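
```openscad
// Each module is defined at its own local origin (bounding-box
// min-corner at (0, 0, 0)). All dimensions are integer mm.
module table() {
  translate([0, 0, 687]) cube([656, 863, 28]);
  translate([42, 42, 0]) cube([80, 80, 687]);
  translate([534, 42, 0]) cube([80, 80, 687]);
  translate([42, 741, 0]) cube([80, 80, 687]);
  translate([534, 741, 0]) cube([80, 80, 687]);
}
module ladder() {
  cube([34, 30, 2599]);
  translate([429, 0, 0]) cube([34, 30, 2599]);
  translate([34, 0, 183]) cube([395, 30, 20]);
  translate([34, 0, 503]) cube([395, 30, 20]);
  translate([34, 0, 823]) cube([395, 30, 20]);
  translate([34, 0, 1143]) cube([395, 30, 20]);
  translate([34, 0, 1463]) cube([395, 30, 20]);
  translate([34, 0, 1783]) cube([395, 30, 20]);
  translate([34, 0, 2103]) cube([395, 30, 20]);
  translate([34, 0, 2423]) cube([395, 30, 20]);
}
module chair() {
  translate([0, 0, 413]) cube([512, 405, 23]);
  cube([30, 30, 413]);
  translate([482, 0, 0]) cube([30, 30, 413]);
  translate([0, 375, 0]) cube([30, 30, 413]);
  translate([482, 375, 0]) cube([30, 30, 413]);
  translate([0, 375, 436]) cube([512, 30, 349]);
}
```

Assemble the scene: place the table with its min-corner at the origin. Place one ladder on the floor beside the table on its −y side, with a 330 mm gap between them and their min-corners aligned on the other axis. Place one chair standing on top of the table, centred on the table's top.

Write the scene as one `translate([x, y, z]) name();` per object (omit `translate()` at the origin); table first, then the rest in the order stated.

table();
translate([0, -360, 0]) ladder();
translate([72, 229, 715]) chair();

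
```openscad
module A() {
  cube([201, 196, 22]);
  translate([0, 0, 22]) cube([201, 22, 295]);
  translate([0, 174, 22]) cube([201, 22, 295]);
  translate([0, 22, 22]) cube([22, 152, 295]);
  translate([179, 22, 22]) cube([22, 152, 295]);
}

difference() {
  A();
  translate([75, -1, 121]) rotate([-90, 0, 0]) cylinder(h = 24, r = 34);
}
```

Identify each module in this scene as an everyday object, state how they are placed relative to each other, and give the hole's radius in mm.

The subtracted cylinder has r = 34 mm.

A is an open box. The open box has a circular hole through its front wall. The hole's radius is 34 mm.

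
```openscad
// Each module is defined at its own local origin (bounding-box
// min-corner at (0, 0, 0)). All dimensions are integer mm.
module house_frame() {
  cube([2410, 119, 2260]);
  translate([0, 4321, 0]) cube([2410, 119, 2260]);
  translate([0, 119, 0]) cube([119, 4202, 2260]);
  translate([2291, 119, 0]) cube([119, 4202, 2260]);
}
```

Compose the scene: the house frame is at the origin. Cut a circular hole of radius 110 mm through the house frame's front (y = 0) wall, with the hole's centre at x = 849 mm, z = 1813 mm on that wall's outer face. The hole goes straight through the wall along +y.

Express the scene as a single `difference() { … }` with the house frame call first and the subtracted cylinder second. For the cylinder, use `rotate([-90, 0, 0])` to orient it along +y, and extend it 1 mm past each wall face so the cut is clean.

difference() {
  house_frame();
  translate([849, -1, 1813]) rotate([-90, 0, 0]) cylinder(h = 121, r = 110);
}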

····················

Take the entries and print them exactly. Keep every line.

▶ SOLVED PROBLEM
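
```openscad
// Each module is defined at its own local origin (bounding-box
// min-corner at (0, 0, 0)). All dimensions are integer mm.
module table() {
  translate([0, 0, 687]) cube([656, 863, 28]);
  translate([42, 42, 0]) cube([80, 80, 687]);
  translate([534, 42, 0]) cube([80, 80, 687]);
  translate([42, 741, 0]) cube([80, 80, 687]);
  translate([534, 741, 0]) cube([80, 80, 687]);
}
module ladder() {
  cube([34, 30, 2599]);
  translate([429, 0, 0]) cube([34, 30, 2599]);
  translate([34, 0, 183]) cube([395, 30, 20]);
  translate([34, 0, 503]) cube([395, 30, 20]);
  translate([34, 0, 823]) cube([395, 30, 20]);
  translate([34, 0, 1143]) cube([395, 30, 20]);
  translate([34, 0, 1463]) cube([395, 30, 20]);
  translate([34, 0, 1783]) cube([395, 30, 20]);
  translate([34, 0, 2103]) cube([395, 30, 20]);
  translate([34, 0, 2423]) cube([395, 30, 20]);
}
module chair() {
  translate([0, 0, 413]) cube([512, 405, 23]);
  cube([30, 30, 413]);
  translate([482, 0, 0]) cube([30, 30, 413]);
  translate([0, 375, 0]) cube([30, 30, 413]);
  translate([482, 375, 0]) cube([30, 30, 413]);
  translate([0, 375, 436]) cube([512, 30, 349]);
}
```

Assemble the scene: place the table with its min-corner at the origin. Place one ladder on the floor beside the table on its −y side, with a 330 mm gap between them and their min-corners aligned on the other axis. Place one chair standing on top of the table, centred on the table's top.

Write the scene as one `translate([x, y, z]) name();` per object (omit `translate()` at the origin); table first, then the rest in the order stated.

table();
translate([0, -360, 0]) ladder();
translate([72, 229, 715]) chair();

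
```openscad
module A() {
  cube([201, 196, 22]);
  translate([0, 0, 22]) cube([201, 22, 295]);
  translate([0, 174, 22]) cube([201, 22, 295]);
  translate([0, 22, 22]) cube([22, 152, 295]);
  translate([179, 22, 22]) cube([22, 152, 295]);
}

difference() {
  A();
  translate([75, -1, 121]) rotate([-90, 0, 0]) cylinder(h = 24, r = 34);
}
```

Identify each module in this scene as an everyday object, state how they are placed relative to each other, and give the hole's radius in mm.

The subtracted cylinder has r = 34 mm.

A is an open box. The open box has a circular hole through its front wall. The hole's radius is 34 mm.

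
```openscad
// Each module is defined at its own local origin (bounding-box
// min-corner at (0, 0, 0)). All dimensions are integer mm.
module house_frame() {
  cube([2410, 119, 2260]);
  translate([0, 4321, 0]) cube([2410, 119, 2260]);
  translate([0, 119, 0]) cube([119, 4202, 2260]);
  translate([2291, 119, 0]) cube([119, 4202, 2260]);
}
```

Compose the scene: the house frame is at the origin. Cut a circular hole of radius 110 mm through the house frame's front (y = 0) wall, with the hole's centre at x = 849 mm, z = 1813 mm on that wall's outer face. The hole goes straight through the wall along +y.

Express the scene as a single `difference() { … }` with the house frame call first and the subtracted cylinder second. For the cylinder, use `rotate([-90, 0, 0])` to orient it along +y, and extend it 1 mm past each wall face so the cut is clean.

difference() {
  house_frame();
  translate([849, -1, 1813]) rotate([-90, 0, 0]) cylinder(h = 121, r = 110);
}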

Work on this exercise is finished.